= Stored data =
+++

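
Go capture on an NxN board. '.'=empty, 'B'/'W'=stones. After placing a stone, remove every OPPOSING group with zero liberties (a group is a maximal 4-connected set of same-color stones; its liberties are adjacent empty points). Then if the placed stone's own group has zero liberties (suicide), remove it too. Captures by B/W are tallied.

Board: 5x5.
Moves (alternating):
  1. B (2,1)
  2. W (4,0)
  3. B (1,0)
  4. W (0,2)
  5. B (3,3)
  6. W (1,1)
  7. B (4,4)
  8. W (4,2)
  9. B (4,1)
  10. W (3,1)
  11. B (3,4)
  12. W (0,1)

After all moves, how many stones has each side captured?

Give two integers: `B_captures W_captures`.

Answer: 0 1

Derivation:
Move 1: B@(2,1) -> caps B=0 W=0
Move 2: W@(4,0) -> caps B=0 W=0
Move 3: B@(1,0) -> caps B=0 W=0
Move 4: W@(0,2) -> caps B=0 W=0
Move 5: B@(3,3) -> caps B=0 W=0
Move 6: W@(1,1) -> caps B=0 W=0
Move 7: B@(4,4) -> caps B=0 W=0
Move 8: W@(4,2) -> caps B=0 W=0
Move 9: B@(4,1) -> caps B=0 W=0
Move 10: W@(3,1) -> caps B=0 W=1
Move 11: B@(3,4) -> caps B=0 W=1
Move 12: W@(0,1) -> caps B=0 W=1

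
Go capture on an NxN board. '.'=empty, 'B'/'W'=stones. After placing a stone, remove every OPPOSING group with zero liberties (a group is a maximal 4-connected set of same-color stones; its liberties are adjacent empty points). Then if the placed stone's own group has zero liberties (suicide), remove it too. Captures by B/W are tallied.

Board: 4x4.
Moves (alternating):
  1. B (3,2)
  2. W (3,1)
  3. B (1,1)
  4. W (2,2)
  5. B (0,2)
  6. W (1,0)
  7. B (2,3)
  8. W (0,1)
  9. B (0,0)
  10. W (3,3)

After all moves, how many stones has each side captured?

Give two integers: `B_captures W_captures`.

Move 1: B@(3,2) -> caps B=0 W=0
Move 2: W@(3,1) -> caps B=0 W=0
Move 3: B@(1,1) -> caps B=0 W=0
Move 4: W@(2,2) -> caps B=0 W=0
Move 5: B@(0,2) -> caps B=0 W=0
Move 6: W@(1,0) -> caps B=0 W=0
Move 7: B@(2,3) -> caps B=0 W=0
Move 8: W@(0,1) -> caps B=0 W=0
Move 9: B@(0,0) -> caps B=1 W=0
Move 10: W@(3,3) -> caps B=1 W=1

Answer: 1 1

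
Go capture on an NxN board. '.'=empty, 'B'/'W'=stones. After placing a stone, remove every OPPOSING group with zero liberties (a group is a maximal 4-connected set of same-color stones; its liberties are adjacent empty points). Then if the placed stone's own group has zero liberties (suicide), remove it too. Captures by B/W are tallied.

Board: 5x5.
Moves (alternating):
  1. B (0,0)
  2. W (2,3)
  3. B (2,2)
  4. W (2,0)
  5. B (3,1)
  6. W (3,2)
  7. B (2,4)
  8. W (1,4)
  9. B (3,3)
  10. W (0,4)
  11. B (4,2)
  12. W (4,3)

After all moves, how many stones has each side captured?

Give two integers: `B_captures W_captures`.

Move 1: B@(0,0) -> caps B=0 W=0
Move 2: W@(2,3) -> caps B=0 W=0
Move 3: B@(2,2) -> caps B=0 W=0
Move 4: W@(2,0) -> caps B=0 W=0
Move 5: B@(3,1) -> caps B=0 W=0
Move 6: W@(3,2) -> caps B=0 W=0
Move 7: B@(2,4) -> caps B=0 W=0
Move 8: W@(1,4) -> caps B=0 W=0
Move 9: B@(3,3) -> caps B=0 W=0
Move 10: W@(0,4) -> caps B=0 W=0
Move 11: B@(4,2) -> caps B=1 W=0
Move 12: W@(4,3) -> caps B=1 W=0

Answer: 1 0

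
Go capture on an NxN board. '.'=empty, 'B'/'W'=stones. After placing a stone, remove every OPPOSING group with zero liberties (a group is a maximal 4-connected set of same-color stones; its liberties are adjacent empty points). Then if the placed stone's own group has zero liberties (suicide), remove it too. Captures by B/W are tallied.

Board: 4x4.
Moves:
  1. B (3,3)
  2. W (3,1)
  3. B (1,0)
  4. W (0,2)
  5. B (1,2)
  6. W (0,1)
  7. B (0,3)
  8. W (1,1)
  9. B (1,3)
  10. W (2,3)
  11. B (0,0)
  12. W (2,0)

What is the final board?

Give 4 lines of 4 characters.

Move 1: B@(3,3) -> caps B=0 W=0
Move 2: W@(3,1) -> caps B=0 W=0
Move 3: B@(1,0) -> caps B=0 W=0
Move 4: W@(0,2) -> caps B=0 W=0
Move 5: B@(1,2) -> caps B=0 W=0
Move 6: W@(0,1) -> caps B=0 W=0
Move 7: B@(0,3) -> caps B=0 W=0
Move 8: W@(1,1) -> caps B=0 W=0
Move 9: B@(1,3) -> caps B=0 W=0
Move 10: W@(2,3) -> caps B=0 W=0
Move 11: B@(0,0) -> caps B=0 W=0
Move 12: W@(2,0) -> caps B=0 W=2

Answer: .WWB
.WBB
W..W
.W.B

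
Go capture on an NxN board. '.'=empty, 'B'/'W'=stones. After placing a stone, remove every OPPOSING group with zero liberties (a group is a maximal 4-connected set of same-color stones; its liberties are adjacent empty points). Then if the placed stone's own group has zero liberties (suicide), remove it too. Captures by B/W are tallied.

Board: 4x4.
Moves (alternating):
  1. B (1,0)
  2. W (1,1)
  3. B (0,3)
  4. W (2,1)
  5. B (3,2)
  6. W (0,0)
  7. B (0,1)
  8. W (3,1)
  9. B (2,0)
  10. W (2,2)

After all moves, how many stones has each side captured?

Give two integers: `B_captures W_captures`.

Move 1: B@(1,0) -> caps B=0 W=0
Move 2: W@(1,1) -> caps B=0 W=0
Move 3: B@(0,3) -> caps B=0 W=0
Move 4: W@(2,1) -> caps B=0 W=0
Move 5: B@(3,2) -> caps B=0 W=0
Move 6: W@(0,0) -> caps B=0 W=0
Move 7: B@(0,1) -> caps B=1 W=0
Move 8: W@(3,1) -> caps B=1 W=0
Move 9: B@(2,0) -> caps B=1 W=0
Move 10: W@(2,2) -> caps B=1 W=0

Answer: 1 0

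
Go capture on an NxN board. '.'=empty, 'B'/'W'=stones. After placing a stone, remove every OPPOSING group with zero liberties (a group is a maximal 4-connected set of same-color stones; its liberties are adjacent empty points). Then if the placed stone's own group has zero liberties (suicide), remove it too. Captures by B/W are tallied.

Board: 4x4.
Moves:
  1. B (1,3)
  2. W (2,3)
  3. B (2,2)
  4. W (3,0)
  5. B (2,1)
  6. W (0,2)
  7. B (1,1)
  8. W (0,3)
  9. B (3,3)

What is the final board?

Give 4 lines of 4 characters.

Answer: ..WW
.B.B
.BB.
W..B

Derivation:
Move 1: B@(1,3) -> caps B=0 W=0
Move 2: W@(2,3) -> caps B=0 W=0
Move 3: B@(2,2) -> caps B=0 W=0
Move 4: W@(3,0) -> caps B=0 W=0
Move 5: B@(2,1) -> caps B=0 W=0
Move 6: W@(0,2) -> caps B=0 W=0
Move 7: B@(1,1) -> caps B=0 W=0
Move 8: W@(0,3) -> caps B=0 W=0
Move 9: B@(3,3) -> caps B=1 W=0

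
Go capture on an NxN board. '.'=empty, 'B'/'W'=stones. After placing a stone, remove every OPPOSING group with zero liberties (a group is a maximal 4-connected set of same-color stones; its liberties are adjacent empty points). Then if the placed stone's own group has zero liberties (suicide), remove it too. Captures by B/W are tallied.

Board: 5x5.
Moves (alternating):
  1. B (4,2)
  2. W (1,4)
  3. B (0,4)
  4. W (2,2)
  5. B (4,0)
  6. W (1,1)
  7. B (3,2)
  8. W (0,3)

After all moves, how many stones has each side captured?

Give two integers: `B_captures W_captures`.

Answer: 0 1

Derivation:
Move 1: B@(4,2) -> caps B=0 W=0
Move 2: W@(1,4) -> caps B=0 W=0
Move 3: B@(0,4) -> caps B=0 W=0
Move 4: W@(2,2) -> caps B=0 W=0
Move 5: B@(4,0) -> caps B=0 W=0
Move 6: W@(1,1) -> caps B=0 W=0
Move 7: B@(3,2) -> caps B=0 W=0
Move 8: W@(0,3) -> caps B=0 W=1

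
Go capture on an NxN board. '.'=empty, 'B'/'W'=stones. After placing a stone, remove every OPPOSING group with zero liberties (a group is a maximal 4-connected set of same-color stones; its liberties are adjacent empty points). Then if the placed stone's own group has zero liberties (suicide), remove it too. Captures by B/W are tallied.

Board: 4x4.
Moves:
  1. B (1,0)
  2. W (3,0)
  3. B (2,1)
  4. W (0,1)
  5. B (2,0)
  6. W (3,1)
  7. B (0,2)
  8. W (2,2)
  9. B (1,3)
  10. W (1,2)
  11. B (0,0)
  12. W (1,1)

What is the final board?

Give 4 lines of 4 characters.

Answer: .WB.
.WWB
..W.
WW..

Derivation:
Move 1: B@(1,0) -> caps B=0 W=0
Move 2: W@(3,0) -> caps B=0 W=0
Move 3: B@(2,1) -> caps B=0 W=0
Move 4: W@(0,1) -> caps B=0 W=0
Move 5: B@(2,0) -> caps B=0 W=0
Move 6: W@(3,1) -> caps B=0 W=0
Move 7: B@(0,2) -> caps B=0 W=0
Move 8: W@(2,2) -> caps B=0 W=0
Move 9: B@(1,3) -> caps B=0 W=0
Move 10: W@(1,2) -> caps B=0 W=0
Move 11: B@(0,0) -> caps B=0 W=0
Move 12: W@(1,1) -> caps B=0 W=4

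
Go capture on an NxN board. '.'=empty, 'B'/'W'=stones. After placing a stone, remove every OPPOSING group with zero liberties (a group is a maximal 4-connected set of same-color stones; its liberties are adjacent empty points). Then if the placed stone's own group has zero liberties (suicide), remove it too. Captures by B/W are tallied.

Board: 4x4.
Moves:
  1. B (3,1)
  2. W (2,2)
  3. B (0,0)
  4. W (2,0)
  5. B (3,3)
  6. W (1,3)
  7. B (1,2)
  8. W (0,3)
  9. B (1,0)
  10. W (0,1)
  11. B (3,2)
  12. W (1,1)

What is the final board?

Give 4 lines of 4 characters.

Answer: .W.W
.WBW
W.W.
.BBB

Derivation:
Move 1: B@(3,1) -> caps B=0 W=0
Move 2: W@(2,2) -> caps B=0 W=0
Move 3: B@(0,0) -> caps B=0 W=0
Move 4: W@(2,0) -> caps B=0 W=0
Move 5: B@(3,3) -> caps B=0 W=0
Move 6: W@(1,3) -> caps B=0 W=0
Move 7: B@(1,2) -> caps B=0 W=0
Move 8: W@(0,3) -> caps B=0 W=0
Move 9: B@(1,0) -> caps B=0 W=0
Move 10: W@(0,1) -> caps B=0 W=0
Move 11: B@(3,2) -> caps B=0 W=0
Move 12: W@(1,1) -> caps B=0 W=2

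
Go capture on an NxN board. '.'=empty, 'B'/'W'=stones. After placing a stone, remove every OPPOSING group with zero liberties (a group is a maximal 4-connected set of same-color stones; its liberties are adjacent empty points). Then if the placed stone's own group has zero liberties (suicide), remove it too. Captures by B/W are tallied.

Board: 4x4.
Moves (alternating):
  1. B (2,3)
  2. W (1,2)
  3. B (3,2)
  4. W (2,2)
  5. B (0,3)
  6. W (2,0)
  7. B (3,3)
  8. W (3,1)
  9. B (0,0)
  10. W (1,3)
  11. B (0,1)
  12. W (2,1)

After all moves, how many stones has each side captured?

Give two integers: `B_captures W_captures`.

Move 1: B@(2,3) -> caps B=0 W=0
Move 2: W@(1,2) -> caps B=0 W=0
Move 3: B@(3,2) -> caps B=0 W=0
Move 4: W@(2,2) -> caps B=0 W=0
Move 5: B@(0,3) -> caps B=0 W=0
Move 6: W@(2,0) -> caps B=0 W=0
Move 7: B@(3,3) -> caps B=0 W=0
Move 8: W@(3,1) -> caps B=0 W=0
Move 9: B@(0,0) -> caps B=0 W=0
Move 10: W@(1,3) -> caps B=0 W=3
Move 11: B@(0,1) -> caps B=0 W=3
Move 12: W@(2,1) -> caps B=0 W=3

Answer: 0 3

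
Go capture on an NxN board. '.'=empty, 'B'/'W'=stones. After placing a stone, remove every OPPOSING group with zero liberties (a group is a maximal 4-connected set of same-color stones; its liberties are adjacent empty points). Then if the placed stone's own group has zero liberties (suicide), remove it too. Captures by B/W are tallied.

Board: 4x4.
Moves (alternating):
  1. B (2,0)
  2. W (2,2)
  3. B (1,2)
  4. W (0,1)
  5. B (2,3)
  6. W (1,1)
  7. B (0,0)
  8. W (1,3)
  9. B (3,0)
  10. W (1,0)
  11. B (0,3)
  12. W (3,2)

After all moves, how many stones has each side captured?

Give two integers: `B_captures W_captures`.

Move 1: B@(2,0) -> caps B=0 W=0
Move 2: W@(2,2) -> caps B=0 W=0
Move 3: B@(1,2) -> caps B=0 W=0
Move 4: W@(0,1) -> caps B=0 W=0
Move 5: B@(2,3) -> caps B=0 W=0
Move 6: W@(1,1) -> caps B=0 W=0
Move 7: B@(0,0) -> caps B=0 W=0
Move 8: W@(1,3) -> caps B=0 W=0
Move 9: B@(3,0) -> caps B=0 W=0
Move 10: W@(1,0) -> caps B=0 W=1
Move 11: B@(0,3) -> caps B=1 W=1
Move 12: W@(3,2) -> caps B=1 W=1

Answer: 1 1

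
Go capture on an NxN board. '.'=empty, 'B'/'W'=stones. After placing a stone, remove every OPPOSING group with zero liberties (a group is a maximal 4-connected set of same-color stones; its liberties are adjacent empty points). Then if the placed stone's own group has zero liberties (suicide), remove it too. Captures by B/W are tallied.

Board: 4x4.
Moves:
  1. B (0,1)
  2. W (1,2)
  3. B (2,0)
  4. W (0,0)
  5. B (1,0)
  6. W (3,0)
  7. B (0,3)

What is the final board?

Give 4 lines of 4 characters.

Answer: .B.B
B.W.
B...
W...

Derivation:
Move 1: B@(0,1) -> caps B=0 W=0
Move 2: W@(1,2) -> caps B=0 W=0
Move 3: B@(2,0) -> caps B=0 W=0
Move 4: W@(0,0) -> caps B=0 W=0
Move 5: B@(1,0) -> caps B=1 W=0
Move 6: W@(3,0) -> caps B=1 W=0
Move 7: B@(0,3) -> caps B=1 W=0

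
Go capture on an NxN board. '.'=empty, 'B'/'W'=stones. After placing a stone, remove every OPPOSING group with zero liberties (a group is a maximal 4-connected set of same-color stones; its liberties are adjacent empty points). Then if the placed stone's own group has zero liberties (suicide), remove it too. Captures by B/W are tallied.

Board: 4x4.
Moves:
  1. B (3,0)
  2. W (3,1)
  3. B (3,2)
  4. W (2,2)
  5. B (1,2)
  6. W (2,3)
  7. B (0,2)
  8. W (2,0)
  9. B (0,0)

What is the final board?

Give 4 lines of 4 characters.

Answer: B.B.
..B.
W.WW
.WB.

Derivation:
Move 1: B@(3,0) -> caps B=0 W=0
Move 2: W@(3,1) -> caps B=0 W=0
Move 3: B@(3,2) -> caps B=0 W=0
Move 4: W@(2,2) -> caps B=0 W=0
Move 5: B@(1,2) -> caps B=0 W=0
Move 6: W@(2,3) -> caps B=0 W=0
Move 7: B@(0,2) -> caps B=0 W=0
Move 8: W@(2,0) -> caps B=0 W=1
Move 9: B@(0,0) -> caps B=0 W=1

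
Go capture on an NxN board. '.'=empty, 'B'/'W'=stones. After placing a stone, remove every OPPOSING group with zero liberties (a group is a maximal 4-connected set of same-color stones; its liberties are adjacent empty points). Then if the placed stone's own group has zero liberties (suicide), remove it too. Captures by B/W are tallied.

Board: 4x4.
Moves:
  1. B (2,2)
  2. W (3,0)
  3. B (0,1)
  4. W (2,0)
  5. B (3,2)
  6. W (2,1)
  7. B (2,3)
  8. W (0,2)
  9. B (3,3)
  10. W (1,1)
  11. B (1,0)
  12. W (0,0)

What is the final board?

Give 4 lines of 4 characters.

Answer: W.W.
.W..
WWBB
W.BB

Derivation:
Move 1: B@(2,2) -> caps B=0 W=0
Move 2: W@(3,0) -> caps B=0 W=0
Move 3: B@(0,1) -> caps B=0 W=0
Move 4: W@(2,0) -> caps B=0 W=0
Move 5: B@(3,2) -> caps B=0 W=0
Move 6: W@(2,1) -> caps B=0 W=0
Move 7: B@(2,3) -> caps B=0 W=0
Move 8: W@(0,2) -> caps B=0 W=0
Move 9: B@(3,3) -> caps B=0 W=0
Move 10: W@(1,1) -> caps B=0 W=0
Move 11: B@(1,0) -> caps B=0 W=0
Move 12: W@(0,0) -> caps B=0 W=2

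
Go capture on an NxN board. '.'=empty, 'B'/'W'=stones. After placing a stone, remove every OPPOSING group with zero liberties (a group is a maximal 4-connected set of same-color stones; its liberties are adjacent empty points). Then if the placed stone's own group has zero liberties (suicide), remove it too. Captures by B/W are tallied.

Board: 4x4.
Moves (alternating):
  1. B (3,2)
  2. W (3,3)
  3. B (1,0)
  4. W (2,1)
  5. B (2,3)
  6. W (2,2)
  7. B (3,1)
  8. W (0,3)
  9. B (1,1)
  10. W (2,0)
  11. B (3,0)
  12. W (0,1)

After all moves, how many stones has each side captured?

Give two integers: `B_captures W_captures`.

Answer: 1 0

Derivation:
Move 1: B@(3,2) -> caps B=0 W=0
Move 2: W@(3,3) -> caps B=0 W=0
Move 3: B@(1,0) -> caps B=0 W=0
Move 4: W@(2,1) -> caps B=0 W=0
Move 5: B@(2,3) -> caps B=1 W=0
Move 6: W@(2,2) -> caps B=1 W=0
Move 7: B@(3,1) -> caps B=1 W=0
Move 8: W@(0,3) -> caps B=1 W=0
Move 9: B@(1,1) -> caps B=1 W=0
Move 10: W@(2,0) -> caps B=1 W=0
Move 11: B@(3,0) -> caps B=1 W=0
Move 12: W@(0,1) -> caps B=1 W=0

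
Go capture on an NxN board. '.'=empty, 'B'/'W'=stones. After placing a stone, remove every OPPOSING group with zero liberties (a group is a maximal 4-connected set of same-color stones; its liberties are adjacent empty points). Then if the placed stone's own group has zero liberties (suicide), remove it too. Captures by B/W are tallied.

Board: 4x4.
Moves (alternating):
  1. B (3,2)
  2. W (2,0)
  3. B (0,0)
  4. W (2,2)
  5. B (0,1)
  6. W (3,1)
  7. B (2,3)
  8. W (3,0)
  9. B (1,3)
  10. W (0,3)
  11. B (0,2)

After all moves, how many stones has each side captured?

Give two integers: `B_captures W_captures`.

Answer: 1 0

Derivation:
Move 1: B@(3,2) -> caps B=0 W=0
Move 2: W@(2,0) -> caps B=0 W=0
Move 3: B@(0,0) -> caps B=0 W=0
Move 4: W@(2,2) -> caps B=0 W=0
Move 5: B@(0,1) -> caps B=0 W=0
Move 6: W@(3,1) -> caps B=0 W=0
Move 7: B@(2,3) -> caps B=0 W=0
Move 8: W@(3,0) -> caps B=0 W=0
Move 9: B@(1,3) -> caps B=0 W=0
Move 10: W@(0,3) -> caps B=0 W=0
Move 11: B@(0,2) -> caps B=1 W=0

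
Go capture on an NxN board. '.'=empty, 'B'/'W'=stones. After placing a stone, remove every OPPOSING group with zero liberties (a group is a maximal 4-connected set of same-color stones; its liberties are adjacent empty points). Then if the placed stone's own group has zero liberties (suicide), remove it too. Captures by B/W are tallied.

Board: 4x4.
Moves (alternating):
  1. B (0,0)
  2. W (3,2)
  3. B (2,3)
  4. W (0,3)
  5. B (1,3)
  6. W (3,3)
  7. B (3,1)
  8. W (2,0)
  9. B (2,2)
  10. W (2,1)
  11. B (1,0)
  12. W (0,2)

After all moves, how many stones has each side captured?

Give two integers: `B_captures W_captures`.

Answer: 2 0

Derivation:
Move 1: B@(0,0) -> caps B=0 W=0
Move 2: W@(3,2) -> caps B=0 W=0
Move 3: B@(2,3) -> caps B=0 W=0
Move 4: W@(0,3) -> caps B=0 W=0
Move 5: B@(1,3) -> caps B=0 W=0
Move 6: W@(3,3) -> caps B=0 W=0
Move 7: B@(3,1) -> caps B=0 W=0
Move 8: W@(2,0) -> caps B=0 W=0
Move 9: B@(2,2) -> caps B=2 W=0
Move 10: W@(2,1) -> caps B=2 W=0
Move 11: B@(1,0) -> caps B=2 W=0
Move 12: W@(0,2) -> caps B=2 W=0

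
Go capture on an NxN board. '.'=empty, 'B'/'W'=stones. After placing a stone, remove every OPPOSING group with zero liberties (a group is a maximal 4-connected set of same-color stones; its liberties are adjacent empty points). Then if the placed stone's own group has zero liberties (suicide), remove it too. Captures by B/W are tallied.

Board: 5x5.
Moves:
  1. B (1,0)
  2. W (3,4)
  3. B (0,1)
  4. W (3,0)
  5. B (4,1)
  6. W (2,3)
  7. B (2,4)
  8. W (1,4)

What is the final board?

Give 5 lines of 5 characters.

Answer: .B...
B...W
...W.
W...W
.B...

Derivation:
Move 1: B@(1,0) -> caps B=0 W=0
Move 2: W@(3,4) -> caps B=0 W=0
Move 3: B@(0,1) -> caps B=0 W=0
Move 4: W@(3,0) -> caps B=0 W=0
Move 5: B@(4,1) -> caps B=0 W=0
Move 6: W@(2,3) -> caps B=0 W=0
Move 7: B@(2,4) -> caps B=0 W=0
Move 8: W@(1,4) -> caps B=0 W=1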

+++

= PROBLEM REQUIREMENTS =
Your reply should hold only the lines from the first line of the records through the one with "10. W (3,3)", reproduced word for word.

= EXERCISE RESULT =
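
Go capture on an NxN board. '.'=empty, 'B'/'W'=stones. After placing a stone, remove every OPPOSING group with zero liberties (a group is a maximal 4-connected set of same-color stones; its liberties are adjacent empty points). Then if the placed stone's own group has zero liberties (suicide), remove it too. Captures by B/W are tallied.

Board: 5x5.
Moves (alternating):
  1. B (2,1)
  2. W (4,0)
  3. B (1,0)
  4. W (0,2)
  5. B (3,3)
  6. W (1,1)
  7. B (4,4)
  8. W (4,2)
  9. B (4,1)
  10. W (3,1)
  11. B (3,4)
  12. W (0,1)

After all moves, how many stones has each side captured?

Give two integers: `B_captures W_captures`.

Answer: 0 1

Derivation:
Move 1: B@(2,1) -> caps B=0 W=0
Move 2: W@(4,0) -> caps B=0 W=0
Move 3: B@(1,0) -> caps B=0 W=0
Move 4: W@(0,2) -> caps B=0 W=0
Move 5: B@(3,3) -> caps B=0 W=0
Move 6: W@(1,1) -> caps B=0 W=0
Move 7: B@(4,4) -> caps B=0 W=0
Move 8: W@(4,2) -> caps B=0 W=0
Move 9: B@(4,1) -> caps B=0 W=0
Move 10: W@(3,1) -> caps B=0 W=1
Move 11: B@(3,4) -> caps B=0 W=1
Move 12: W@(0,1) -> caps B=0 W=1

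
Go capture on an NxN board. '.'=empty, 'B'/'W'=stones. After placing a stone, remove every OPPOSING group with zero liberties (a group is a maximal 4-connected set of same-color stones; its liberties are adjacent empty points). Then if the placed stone's own group has zero liberties (suicide), remove it too. Captures by B/W are tallied.

Board: 4x4.
Moves (alternating):
  1. B (3,2)
  2. W (3,1)
  3. B (1,1)
  4. W (2,2)
  5. B (0,2)
  6. W (1,0)
  7. B (2,3)
  8. W (0,1)
  9. B (0,0)
  10. W (3,3)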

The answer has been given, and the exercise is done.